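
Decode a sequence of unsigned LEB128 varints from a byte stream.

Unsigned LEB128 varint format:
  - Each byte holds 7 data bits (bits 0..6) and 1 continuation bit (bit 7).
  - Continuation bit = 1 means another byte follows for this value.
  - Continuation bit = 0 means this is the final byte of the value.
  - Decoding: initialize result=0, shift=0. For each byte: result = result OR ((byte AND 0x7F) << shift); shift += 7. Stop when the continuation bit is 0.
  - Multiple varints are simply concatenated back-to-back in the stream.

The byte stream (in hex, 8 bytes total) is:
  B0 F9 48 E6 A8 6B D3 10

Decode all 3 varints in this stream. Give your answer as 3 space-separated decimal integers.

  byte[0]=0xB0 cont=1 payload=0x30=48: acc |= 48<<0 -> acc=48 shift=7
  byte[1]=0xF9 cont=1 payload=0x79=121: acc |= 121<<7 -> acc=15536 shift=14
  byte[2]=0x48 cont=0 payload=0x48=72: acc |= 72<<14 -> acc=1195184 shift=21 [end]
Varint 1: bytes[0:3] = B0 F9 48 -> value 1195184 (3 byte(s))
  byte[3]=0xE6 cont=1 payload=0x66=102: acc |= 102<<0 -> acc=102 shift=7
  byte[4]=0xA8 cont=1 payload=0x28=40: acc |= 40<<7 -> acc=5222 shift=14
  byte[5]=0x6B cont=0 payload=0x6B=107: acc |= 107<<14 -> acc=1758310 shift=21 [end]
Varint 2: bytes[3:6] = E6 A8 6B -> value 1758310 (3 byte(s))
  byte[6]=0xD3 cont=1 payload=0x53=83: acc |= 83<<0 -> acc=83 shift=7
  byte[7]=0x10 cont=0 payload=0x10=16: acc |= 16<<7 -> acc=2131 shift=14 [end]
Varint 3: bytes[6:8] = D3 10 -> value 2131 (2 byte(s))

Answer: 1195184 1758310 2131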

■ WORK TO COMPLETE ■
Without leaving anything out, quote all the data.

■ REPLY ■
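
Decode a sequence of unsigned LEB128 varints from a byte stream.

Unsigned LEB128 varint format:
  - Each byte holds 7 data bits (bits 0..6) and 1 continuation bit (bit 7).
  - Continuation bit = 1 means another byte follows for this value.
  - Continuation bit = 0 means this is the final byte of the value.
  - Decoding: initialize result=0, shift=0. For each byte: result = result OR ((byte AND 0x7F) << shift); shift += 7. Stop when the continuation bit is 0.
  - Multiple varints are simply concatenated back-to-back in the stream.

The byte stream (in hex, 8 bytes total) is:
  B0 F9 48 E6 A8 6B D3 10

Decode all 3 varints in this stream. Give your answer as 3 space-separated decimal integers.

  byte[0]=0xB0 cont=1 payload=0x30=48: acc |= 48<<0 -> acc=48 shift=7
  byte[1]=0xF9 cont=1 payload=0x79=121: acc |= 121<<7 -> acc=15536 shift=14
  byte[2]=0x48 cont=0 payload=0x48=72: acc |= 72<<14 -> acc=1195184 shift=21 [end]
Varint 1: bytes[0:3] = B0 F9 48 -> value 1195184 (3 byte(s))
  byte[3]=0xE6 cont=1 payload=0x66=102: acc |= 102<<0 -> acc=102 shift=7
  byte[4]=0xA8 cont=1 payload=0x28=40: acc |= 40<<7 -> acc=5222 shift=14
  byte[5]=0x6B cont=0 payload=0x6B=107: acc |= 107<<14 -> acc=1758310 shift=21 [end]
Varint 2: bytes[3:6] = E6 A8 6B -> value 1758310 (3 byte(s))
  byte[6]=0xD3 cont=1 payload=0x53=83: acc |= 83<<0 -> acc=83 shift=7
  byte[7]=0x10 cont=0 payload=0x10=16: acc |= 16<<7 -> acc=2131 shift=14 [end]
Varint 3: bytes[6:8] = D3 10 -> value 2131 (2 byte(s))

Answer: 1195184 1758310 2131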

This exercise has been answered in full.